Work item: The line containing "A star of radius 1.10" and every line after it, through the last line of the records, are to be transcribed exactly, and nothing else.

* * * * * * * * *

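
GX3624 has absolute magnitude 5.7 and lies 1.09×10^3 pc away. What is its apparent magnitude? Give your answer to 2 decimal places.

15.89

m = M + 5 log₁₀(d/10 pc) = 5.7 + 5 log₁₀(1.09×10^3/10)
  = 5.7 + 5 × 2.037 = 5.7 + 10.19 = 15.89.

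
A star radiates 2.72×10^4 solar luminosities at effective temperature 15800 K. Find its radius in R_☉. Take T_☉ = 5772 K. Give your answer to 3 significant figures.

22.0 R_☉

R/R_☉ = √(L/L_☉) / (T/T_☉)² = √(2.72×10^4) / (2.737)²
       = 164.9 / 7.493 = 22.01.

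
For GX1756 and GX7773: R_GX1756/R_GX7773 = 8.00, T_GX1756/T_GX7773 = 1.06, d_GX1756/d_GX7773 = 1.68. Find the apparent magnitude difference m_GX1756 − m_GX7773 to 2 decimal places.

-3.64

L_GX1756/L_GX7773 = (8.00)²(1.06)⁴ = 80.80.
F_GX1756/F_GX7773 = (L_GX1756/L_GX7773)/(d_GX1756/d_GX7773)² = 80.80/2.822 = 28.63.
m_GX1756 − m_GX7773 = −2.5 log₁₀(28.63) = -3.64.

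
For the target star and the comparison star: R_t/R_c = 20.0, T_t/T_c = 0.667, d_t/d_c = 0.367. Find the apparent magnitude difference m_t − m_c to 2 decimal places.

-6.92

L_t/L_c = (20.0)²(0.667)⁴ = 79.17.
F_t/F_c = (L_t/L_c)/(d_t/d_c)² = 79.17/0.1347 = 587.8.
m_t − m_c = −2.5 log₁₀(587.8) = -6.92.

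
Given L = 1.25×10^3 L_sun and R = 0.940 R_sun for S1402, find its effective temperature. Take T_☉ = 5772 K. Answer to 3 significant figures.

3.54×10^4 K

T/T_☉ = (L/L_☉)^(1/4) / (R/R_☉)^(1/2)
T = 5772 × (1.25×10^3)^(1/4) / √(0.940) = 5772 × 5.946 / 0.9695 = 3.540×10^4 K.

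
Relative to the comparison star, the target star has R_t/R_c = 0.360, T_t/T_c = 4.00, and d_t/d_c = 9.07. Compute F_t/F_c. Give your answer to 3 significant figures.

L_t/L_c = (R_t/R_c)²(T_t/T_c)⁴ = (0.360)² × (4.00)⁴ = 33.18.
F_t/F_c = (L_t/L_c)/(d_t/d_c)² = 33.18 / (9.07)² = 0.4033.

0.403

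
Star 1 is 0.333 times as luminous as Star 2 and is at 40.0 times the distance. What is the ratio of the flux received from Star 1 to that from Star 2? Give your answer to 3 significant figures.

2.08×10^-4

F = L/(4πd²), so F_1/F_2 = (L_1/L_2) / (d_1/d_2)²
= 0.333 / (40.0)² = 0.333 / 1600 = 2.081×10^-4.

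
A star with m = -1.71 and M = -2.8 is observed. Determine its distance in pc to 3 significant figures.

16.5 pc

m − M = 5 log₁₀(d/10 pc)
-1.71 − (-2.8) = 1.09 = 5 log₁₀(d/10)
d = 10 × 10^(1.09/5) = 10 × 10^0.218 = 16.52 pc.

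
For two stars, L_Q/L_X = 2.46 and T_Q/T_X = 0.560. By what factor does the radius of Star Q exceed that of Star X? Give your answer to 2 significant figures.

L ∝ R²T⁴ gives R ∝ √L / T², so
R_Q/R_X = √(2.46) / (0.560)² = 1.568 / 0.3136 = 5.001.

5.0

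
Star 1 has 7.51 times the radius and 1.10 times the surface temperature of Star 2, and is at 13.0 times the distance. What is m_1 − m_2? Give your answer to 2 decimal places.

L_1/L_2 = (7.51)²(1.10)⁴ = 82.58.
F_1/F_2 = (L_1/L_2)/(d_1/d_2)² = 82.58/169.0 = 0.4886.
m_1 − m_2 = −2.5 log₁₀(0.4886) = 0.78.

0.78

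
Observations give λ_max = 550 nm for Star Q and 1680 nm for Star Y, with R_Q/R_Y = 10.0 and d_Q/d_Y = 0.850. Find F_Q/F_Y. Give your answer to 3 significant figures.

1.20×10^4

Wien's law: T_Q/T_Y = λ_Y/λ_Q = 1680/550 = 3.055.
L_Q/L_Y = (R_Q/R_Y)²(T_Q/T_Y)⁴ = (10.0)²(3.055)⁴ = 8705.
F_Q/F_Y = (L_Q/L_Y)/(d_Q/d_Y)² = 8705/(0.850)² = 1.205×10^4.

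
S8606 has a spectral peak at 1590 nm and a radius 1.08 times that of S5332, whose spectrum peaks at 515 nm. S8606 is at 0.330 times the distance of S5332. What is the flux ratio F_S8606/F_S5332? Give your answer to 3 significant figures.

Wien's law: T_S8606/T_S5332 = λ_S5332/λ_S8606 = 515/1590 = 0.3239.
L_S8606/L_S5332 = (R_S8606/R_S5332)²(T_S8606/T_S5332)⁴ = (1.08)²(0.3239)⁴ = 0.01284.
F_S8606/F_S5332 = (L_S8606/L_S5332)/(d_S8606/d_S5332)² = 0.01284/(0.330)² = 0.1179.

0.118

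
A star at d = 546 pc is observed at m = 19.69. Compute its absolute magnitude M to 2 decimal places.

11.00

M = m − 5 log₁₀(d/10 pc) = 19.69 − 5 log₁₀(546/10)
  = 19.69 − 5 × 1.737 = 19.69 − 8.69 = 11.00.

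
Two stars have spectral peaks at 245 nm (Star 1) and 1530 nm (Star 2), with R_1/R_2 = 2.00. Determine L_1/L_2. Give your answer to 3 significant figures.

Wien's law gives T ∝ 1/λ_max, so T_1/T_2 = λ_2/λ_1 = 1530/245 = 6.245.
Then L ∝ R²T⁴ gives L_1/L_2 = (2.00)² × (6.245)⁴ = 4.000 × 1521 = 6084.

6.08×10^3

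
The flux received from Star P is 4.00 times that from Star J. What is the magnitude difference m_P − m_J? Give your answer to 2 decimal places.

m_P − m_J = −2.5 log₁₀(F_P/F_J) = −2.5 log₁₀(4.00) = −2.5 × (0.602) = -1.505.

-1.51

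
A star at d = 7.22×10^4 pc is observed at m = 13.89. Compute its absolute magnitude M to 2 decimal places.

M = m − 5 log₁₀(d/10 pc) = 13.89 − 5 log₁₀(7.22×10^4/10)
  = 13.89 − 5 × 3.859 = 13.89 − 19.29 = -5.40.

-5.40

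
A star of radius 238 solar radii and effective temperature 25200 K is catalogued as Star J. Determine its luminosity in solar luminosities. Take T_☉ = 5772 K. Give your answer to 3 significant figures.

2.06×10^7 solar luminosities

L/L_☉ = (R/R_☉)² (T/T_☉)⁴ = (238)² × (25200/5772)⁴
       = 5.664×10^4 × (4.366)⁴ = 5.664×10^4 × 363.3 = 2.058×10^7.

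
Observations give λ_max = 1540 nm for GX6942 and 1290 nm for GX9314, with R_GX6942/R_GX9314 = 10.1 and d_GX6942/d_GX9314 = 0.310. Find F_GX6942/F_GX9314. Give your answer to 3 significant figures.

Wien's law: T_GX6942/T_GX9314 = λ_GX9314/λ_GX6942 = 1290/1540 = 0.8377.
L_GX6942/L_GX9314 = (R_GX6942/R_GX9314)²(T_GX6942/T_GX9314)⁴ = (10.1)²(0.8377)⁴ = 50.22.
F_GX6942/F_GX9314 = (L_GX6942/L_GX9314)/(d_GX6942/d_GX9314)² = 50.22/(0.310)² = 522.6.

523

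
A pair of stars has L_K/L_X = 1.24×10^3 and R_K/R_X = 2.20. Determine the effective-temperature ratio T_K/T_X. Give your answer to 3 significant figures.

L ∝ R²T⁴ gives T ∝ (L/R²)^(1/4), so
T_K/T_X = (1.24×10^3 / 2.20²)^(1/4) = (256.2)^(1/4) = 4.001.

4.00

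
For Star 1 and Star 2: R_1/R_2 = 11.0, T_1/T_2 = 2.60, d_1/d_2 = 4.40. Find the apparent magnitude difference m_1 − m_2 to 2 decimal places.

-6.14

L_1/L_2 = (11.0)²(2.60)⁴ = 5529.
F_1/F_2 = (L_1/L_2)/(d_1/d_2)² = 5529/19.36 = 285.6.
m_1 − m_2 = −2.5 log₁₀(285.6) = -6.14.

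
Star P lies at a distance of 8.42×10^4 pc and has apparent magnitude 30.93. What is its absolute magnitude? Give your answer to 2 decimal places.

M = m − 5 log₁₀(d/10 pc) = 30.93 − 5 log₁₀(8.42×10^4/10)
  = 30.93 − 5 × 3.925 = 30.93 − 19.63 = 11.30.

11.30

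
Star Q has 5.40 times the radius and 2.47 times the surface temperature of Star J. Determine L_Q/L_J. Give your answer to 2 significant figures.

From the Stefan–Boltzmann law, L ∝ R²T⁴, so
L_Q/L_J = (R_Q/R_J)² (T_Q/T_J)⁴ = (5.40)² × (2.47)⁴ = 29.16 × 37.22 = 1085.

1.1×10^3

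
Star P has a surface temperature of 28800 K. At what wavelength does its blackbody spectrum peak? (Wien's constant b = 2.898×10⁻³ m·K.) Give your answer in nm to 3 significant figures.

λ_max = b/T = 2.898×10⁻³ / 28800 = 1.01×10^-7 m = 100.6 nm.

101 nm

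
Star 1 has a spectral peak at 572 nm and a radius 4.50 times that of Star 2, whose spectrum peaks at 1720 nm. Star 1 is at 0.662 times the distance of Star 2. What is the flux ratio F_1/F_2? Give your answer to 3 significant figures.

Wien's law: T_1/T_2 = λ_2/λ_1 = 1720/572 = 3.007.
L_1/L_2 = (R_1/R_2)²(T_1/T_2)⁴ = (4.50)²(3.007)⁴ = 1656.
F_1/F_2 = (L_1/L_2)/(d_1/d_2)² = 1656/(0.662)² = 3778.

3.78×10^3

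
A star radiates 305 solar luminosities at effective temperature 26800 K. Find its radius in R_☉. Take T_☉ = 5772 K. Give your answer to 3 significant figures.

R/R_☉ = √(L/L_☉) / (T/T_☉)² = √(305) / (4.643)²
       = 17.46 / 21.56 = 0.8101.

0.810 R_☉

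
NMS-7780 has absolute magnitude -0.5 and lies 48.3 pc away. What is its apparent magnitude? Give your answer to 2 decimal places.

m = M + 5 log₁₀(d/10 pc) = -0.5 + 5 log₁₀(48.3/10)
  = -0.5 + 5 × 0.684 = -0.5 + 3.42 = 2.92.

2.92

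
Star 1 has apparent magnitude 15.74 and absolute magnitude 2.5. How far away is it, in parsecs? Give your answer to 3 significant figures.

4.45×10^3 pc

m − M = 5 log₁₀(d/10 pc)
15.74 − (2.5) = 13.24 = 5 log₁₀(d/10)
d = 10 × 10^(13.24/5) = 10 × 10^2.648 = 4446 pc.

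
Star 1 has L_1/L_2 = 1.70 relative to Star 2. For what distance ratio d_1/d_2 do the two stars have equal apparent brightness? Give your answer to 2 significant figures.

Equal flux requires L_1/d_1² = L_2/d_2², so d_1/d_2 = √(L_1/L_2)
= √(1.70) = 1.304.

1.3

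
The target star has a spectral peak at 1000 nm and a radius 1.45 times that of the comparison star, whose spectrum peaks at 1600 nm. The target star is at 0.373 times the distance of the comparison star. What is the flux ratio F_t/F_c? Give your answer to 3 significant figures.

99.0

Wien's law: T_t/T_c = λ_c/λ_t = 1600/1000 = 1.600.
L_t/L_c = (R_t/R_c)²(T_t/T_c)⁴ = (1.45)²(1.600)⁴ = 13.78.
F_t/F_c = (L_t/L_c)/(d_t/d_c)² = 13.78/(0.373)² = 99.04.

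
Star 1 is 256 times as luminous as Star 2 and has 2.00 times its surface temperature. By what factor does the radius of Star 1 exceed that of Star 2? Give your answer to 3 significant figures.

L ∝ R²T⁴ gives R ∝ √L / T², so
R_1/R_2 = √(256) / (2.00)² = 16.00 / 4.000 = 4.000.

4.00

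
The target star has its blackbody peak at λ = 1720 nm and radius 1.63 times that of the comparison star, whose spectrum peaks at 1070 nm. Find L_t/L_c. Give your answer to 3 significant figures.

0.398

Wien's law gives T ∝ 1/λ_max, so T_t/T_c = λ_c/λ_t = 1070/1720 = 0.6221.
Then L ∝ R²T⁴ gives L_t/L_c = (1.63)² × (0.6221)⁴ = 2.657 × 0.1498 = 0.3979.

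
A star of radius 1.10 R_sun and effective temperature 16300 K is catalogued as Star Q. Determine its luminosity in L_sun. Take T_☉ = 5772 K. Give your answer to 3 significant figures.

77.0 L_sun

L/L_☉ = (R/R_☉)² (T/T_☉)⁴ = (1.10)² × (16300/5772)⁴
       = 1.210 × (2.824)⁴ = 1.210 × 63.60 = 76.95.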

* * * * * * * * *

Response area:
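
A star of radius 1.10 R_sun and effective temperature 16300 K is catalogued as Star Q. Determine its luminosity in L_sun. Take T_☉ = 5772 K. Give your answer to 3 significant figures.

77.0 L_sun

L/L_☉ = (R/R_☉)² (T/T_☉)⁴ = (1.10)² × (16300/5772)⁴
       = 1.210 × (2.824)⁴ = 1.210 × 63.60 = 76.95.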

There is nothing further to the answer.